## Requirement:
Transcribe the listing word for word. Begin at its first line and end with the line containing "Rule 4: from D, conclude P.".

## Source material:
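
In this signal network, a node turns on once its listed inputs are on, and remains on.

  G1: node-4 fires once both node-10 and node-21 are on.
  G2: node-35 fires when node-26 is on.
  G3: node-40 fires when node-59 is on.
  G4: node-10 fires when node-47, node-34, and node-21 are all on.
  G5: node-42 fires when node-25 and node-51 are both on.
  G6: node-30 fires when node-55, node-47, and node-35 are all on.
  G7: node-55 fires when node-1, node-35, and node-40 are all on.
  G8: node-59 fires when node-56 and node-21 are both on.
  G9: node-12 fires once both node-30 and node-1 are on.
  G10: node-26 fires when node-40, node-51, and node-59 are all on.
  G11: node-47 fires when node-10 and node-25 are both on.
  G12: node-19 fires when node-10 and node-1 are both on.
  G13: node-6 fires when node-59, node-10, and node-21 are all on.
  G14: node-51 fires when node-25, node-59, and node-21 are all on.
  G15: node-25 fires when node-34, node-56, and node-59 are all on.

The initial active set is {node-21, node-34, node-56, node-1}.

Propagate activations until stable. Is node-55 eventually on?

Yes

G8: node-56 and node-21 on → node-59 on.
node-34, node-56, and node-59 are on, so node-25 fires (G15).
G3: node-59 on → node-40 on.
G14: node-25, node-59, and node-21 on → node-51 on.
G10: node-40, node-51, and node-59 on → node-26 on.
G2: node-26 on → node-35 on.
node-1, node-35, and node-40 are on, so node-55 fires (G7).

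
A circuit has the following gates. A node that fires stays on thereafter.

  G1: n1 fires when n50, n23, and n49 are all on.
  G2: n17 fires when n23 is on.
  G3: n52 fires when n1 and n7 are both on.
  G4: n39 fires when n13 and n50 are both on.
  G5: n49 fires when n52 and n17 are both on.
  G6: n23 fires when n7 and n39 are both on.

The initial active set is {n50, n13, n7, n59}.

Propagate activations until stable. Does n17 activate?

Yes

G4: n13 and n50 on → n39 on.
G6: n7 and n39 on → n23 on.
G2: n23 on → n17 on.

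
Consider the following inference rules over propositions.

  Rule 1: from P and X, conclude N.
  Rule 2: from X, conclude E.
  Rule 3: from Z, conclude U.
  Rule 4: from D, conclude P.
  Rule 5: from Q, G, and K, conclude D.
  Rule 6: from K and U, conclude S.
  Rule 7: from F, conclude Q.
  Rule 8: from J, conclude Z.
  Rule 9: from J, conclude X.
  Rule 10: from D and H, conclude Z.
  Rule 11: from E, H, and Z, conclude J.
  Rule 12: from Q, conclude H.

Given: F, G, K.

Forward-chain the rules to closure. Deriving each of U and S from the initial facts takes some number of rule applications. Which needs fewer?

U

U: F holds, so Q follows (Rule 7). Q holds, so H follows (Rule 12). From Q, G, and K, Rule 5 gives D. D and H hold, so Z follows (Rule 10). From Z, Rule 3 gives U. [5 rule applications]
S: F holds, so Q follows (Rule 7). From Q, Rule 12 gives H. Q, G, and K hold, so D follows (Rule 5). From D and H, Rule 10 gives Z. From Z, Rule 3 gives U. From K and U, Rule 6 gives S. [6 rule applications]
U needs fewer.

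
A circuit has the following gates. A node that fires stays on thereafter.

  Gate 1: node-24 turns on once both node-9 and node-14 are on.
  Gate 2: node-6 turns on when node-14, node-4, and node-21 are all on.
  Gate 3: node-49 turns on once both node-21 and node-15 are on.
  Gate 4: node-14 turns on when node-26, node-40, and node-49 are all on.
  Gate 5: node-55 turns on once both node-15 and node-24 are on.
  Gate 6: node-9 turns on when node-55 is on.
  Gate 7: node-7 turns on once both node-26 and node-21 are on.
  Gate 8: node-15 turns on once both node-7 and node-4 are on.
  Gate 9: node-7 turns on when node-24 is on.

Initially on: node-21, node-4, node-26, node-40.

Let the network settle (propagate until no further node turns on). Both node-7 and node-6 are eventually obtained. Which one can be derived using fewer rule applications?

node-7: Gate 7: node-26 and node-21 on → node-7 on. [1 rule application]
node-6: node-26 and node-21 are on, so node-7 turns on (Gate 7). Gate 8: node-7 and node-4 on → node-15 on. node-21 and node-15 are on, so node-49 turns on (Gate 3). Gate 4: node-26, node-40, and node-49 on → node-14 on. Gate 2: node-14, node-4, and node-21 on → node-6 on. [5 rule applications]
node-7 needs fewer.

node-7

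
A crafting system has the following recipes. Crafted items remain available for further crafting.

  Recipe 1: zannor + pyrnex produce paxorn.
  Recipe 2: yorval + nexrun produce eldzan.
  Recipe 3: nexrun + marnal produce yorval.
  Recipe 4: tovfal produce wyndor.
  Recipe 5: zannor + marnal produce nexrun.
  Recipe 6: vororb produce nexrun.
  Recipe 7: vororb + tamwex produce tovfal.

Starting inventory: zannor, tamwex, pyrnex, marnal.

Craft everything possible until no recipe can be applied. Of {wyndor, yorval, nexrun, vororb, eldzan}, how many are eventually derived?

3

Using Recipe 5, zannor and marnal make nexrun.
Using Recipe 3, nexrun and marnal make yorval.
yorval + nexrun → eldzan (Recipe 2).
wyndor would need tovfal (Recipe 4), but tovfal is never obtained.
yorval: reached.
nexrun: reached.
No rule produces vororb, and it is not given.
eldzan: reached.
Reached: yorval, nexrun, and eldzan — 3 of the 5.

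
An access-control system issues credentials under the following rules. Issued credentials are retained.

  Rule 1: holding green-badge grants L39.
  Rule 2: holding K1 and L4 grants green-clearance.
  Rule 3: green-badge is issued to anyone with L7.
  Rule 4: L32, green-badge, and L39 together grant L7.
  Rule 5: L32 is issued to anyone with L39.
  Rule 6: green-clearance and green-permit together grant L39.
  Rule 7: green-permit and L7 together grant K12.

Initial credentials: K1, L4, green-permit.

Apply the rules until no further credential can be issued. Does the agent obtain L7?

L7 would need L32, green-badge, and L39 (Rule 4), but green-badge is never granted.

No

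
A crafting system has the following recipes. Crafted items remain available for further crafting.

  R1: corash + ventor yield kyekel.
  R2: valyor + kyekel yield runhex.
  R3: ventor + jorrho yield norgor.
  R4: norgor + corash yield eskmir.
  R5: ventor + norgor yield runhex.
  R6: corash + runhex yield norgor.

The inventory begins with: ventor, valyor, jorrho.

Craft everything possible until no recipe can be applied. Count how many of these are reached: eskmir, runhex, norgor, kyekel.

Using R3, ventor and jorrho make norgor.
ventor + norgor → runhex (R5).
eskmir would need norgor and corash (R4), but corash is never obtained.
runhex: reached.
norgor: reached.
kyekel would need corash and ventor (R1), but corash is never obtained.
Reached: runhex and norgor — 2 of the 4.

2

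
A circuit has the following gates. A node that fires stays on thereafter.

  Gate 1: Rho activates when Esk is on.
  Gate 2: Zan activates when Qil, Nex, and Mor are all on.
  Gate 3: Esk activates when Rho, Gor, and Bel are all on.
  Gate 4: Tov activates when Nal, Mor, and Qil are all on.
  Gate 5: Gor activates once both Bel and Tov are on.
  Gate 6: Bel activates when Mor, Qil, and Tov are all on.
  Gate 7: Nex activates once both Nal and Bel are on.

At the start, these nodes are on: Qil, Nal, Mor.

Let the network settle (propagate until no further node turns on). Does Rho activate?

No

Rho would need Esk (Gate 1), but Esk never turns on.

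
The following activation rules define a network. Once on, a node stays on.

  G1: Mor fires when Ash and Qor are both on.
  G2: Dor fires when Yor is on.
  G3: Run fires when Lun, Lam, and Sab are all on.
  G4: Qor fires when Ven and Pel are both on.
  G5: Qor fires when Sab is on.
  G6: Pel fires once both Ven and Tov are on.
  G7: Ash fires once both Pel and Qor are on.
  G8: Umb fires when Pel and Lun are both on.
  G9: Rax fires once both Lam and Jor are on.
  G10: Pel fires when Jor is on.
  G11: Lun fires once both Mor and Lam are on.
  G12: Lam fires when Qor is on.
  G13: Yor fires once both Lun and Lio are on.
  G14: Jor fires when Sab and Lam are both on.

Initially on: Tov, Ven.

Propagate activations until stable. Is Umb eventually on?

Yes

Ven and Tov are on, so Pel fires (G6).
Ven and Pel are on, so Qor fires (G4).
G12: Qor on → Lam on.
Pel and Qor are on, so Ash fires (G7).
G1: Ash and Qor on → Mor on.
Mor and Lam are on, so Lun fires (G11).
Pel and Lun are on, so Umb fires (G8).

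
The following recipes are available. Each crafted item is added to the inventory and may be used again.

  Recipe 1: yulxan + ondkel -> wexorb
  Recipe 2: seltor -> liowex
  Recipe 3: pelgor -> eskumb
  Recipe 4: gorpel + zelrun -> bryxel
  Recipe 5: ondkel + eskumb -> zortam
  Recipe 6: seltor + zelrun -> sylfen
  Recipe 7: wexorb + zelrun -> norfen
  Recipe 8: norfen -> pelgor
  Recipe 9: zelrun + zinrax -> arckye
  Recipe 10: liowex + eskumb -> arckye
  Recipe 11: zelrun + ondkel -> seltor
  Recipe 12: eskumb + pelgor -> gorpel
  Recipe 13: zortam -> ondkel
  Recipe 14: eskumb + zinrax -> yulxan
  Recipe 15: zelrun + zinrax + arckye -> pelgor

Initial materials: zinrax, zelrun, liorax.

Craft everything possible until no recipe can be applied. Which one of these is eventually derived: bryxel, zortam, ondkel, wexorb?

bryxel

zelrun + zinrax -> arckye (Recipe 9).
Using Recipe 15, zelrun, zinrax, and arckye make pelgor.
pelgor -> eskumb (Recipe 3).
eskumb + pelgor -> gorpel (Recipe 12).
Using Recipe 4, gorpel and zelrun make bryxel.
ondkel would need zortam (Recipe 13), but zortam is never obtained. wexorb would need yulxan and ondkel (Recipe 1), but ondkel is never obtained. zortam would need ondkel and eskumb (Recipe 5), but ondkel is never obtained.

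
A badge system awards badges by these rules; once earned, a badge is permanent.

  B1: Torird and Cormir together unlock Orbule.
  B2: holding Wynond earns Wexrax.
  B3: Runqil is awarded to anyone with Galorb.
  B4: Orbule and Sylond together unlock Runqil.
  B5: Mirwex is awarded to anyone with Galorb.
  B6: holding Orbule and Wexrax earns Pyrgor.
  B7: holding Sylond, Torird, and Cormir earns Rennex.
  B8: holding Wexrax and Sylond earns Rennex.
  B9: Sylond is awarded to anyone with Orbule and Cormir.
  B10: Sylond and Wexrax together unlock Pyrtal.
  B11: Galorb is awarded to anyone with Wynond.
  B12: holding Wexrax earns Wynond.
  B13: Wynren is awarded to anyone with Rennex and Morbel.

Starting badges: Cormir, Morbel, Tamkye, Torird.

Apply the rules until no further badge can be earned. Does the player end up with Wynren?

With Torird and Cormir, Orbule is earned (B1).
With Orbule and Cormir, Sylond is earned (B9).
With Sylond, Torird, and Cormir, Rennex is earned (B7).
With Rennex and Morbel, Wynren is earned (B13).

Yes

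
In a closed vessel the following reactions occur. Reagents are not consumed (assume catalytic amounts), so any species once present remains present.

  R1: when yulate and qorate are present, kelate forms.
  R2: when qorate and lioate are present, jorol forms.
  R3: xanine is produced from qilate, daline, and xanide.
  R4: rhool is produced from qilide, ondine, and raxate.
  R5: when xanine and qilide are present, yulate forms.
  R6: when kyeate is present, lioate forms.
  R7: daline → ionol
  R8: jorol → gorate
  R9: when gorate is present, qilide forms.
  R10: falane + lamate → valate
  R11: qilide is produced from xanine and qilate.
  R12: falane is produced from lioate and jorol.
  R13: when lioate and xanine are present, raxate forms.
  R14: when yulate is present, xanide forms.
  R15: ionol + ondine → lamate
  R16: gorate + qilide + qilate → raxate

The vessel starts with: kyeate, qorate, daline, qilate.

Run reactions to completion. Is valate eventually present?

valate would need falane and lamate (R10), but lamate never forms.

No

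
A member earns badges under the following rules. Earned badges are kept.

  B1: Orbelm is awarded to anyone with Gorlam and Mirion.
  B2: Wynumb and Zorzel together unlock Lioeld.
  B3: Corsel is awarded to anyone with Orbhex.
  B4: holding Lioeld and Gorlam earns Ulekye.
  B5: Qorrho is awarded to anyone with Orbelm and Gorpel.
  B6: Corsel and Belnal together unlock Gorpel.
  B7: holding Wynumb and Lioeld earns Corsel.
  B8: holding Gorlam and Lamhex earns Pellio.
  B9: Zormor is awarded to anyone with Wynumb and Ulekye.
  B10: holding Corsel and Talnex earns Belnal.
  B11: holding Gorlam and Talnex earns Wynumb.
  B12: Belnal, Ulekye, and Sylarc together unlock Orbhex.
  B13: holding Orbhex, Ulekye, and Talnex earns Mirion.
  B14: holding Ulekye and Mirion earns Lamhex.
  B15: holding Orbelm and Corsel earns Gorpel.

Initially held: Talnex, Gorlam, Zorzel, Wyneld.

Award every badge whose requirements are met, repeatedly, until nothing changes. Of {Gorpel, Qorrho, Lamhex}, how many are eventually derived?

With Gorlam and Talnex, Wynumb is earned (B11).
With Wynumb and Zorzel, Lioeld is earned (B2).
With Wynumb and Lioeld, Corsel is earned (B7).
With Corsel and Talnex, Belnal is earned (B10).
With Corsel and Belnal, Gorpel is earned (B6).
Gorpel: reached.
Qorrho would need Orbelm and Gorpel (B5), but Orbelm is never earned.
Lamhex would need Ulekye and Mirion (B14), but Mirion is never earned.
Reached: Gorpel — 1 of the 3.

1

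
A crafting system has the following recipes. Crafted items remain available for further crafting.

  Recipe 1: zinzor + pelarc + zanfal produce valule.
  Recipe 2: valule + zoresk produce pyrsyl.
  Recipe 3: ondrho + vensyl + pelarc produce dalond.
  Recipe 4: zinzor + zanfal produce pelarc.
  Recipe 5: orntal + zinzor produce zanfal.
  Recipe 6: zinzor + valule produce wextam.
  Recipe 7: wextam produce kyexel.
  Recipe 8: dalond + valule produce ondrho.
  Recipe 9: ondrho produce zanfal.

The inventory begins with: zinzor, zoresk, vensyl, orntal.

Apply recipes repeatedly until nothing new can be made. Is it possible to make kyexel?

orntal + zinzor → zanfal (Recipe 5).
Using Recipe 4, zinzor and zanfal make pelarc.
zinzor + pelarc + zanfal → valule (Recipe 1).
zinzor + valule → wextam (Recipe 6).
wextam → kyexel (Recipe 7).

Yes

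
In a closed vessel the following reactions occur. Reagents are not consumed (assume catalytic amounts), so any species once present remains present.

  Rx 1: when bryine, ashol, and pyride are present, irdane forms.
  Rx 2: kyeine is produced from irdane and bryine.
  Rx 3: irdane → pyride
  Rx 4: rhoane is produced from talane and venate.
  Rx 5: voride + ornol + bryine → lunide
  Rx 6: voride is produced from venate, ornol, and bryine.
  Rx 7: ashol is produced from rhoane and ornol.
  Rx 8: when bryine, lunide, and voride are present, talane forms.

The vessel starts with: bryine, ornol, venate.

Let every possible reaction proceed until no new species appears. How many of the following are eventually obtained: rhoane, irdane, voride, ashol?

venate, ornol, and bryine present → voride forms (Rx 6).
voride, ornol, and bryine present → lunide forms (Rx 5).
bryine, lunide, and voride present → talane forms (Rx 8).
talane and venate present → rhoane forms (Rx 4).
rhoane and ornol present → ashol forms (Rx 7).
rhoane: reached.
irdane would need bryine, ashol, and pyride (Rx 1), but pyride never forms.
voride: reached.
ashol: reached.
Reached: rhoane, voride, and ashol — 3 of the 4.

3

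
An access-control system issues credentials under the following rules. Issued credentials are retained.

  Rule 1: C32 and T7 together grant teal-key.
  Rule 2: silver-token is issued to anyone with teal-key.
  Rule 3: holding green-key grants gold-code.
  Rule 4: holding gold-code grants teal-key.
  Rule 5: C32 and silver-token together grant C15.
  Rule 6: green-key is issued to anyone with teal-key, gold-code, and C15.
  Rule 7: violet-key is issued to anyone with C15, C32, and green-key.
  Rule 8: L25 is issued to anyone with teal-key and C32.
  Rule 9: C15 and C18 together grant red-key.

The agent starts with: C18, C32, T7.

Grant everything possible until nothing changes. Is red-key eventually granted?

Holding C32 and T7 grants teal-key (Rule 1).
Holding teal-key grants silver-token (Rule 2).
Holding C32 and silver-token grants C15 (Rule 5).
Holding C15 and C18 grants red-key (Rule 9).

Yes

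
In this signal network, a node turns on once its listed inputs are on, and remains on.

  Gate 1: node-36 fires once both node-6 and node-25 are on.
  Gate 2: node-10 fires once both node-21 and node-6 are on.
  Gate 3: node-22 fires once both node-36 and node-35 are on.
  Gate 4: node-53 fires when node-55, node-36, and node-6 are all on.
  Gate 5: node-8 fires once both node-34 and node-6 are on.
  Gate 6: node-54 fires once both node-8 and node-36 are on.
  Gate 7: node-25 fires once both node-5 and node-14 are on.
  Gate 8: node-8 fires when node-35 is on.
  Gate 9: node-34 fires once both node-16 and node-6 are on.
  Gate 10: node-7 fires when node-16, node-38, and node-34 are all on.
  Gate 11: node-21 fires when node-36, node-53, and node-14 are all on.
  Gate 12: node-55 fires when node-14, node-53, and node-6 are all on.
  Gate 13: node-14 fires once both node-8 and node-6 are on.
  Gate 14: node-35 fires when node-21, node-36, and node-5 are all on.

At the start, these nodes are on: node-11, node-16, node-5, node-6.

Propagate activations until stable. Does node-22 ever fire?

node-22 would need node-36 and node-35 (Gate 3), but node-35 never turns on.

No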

## Response to this exercise:
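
In this signal network, a node turns on once its listed inputs are on, and remains on.

  G1: node-4 fires once both node-10 and node-21 are on.
  G2: node-35 fires when node-26 is on.
  G3: node-40 fires when node-59 is on.
  G4: node-10 fires when node-47, node-34, and node-21 are all on.
  G5: node-42 fires when node-25 and node-51 are both on.
  G6: node-30 fires when node-55, node-47, and node-35 are all on.
  G7: node-55 fires when node-1, node-35, and node-40 are all on.
  G8: node-59 fires when node-56 and node-21 are both on.
  G9: node-12 fires once both node-30 and node-1 are on.
  G10: node-26 fires when node-40, node-51, and node-59 are all on.
  G11: node-47 fires when node-10 and node-25 are both on.
  G12: node-19 fires when node-10 and node-1 are both on.
  G13: node-6 fires when node-59, node-10, and node-21 are all on.
  G14: node-51 fires when node-25, node-59, and node-21 are all on.
  G15: node-25 fires when node-34, node-56, and node-59 are all on.

The initial active set is {node-21, node-34, node-56, node-1}.

Propagate activations until stable. Is node-55 eventually on?

Yes

G8: node-56 and node-21 on → node-59 on.
node-34, node-56, and node-59 are on, so node-25 fires (G15).
G3: node-59 on → node-40 on.
G14: node-25, node-59, and node-21 on → node-51 on.
G10: node-40, node-51, and node-59 on → node-26 on.
G2: node-26 on → node-35 on.
node-1, node-35, and node-40 are on, so node-55 fires (G7).

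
A circuit has the following gates. A node that fires stays on thereafter.

  G1: n1 fires when n50, n23, and n49 are all on.
  G2: n17 fires when n23 is on.
  G3: n52 fires when n1 and n7 are both on.
  G4: n39 fires when n13 and n50 are both on.
  G5: n49 fires when n52 and n17 are both on.
  G6: n23 fires when n7 and n39 are both on.

The initial active set is {n50, n13, n7, n59}.

Propagate activations until stable. Does n17 activate?

Yes

G4: n13 and n50 on → n39 on.
G6: n7 and n39 on → n23 on.
G2: n23 on → n17 on.

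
Consider the following inference rules over propositions.

  Rule 1: from P and X, conclude N.
  Rule 2: from X, conclude E.
  Rule 3: from Z, conclude U.
  Rule 4: from D, conclude P.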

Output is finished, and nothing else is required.